Supplied records:
↓↓↓

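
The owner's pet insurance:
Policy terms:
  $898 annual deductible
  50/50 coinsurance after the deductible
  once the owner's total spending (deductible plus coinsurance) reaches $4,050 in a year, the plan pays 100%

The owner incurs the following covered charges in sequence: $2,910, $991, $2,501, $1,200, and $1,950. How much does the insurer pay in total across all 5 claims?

$5,502

Claim 1 — $2,910: deductible takes $898, $2,012 remains; 50% of $2,012 = $1,006. Owner pays $1,904; OOP now $1,904. Insurer: $2,910 − $1,904 = $1,006.
Claim 2 — $991: deductible already satisfied, so owner's share is 50% × $991 = $495.50. Owner pays $495.50; OOP now $2,399.50. Plan pays $991 − $495.50 = $495.50.
Claim 3 — $2,501: deductible met; 50% of $2,501 = $1,250.50. Owner pays $1,250.50; OOP now $3,650. Insurer: $2,501 − $1,250.50 = $1,250.50.
Claim 4 — $1,200: deductible already satisfied, so owner's share is 50% × $1,200 = $600. Adding that to $3,650 gives $4,250, past the $4,050 cap; owner pays only $4,050 − $3,650 = $400. Plan pays $1,200 − $400 = $800.
Claim 5 — $1,950: deductible met; 50% of $1,950 = $975. Adding that to $4,050 gives $5,025, past the $4,050 cap; owner pays only $4,050 − $4,050 = $0. Plan pays $1,950 − $0 = $1,950.
Insurer total = bills − owner's total = $9,552 − $4,050 = $5,502.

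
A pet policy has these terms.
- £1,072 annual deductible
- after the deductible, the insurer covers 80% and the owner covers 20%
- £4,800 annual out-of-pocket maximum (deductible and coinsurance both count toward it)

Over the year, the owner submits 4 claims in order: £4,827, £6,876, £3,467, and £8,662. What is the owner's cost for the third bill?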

↑↑↑

Work to be completed:
Every line containing the string "after" should be pulled from the listing and copied.

Task solution:
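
  50/50 coinsurance after the deductible
- after the deductible, the insurer covers 80% and the owner covers 20%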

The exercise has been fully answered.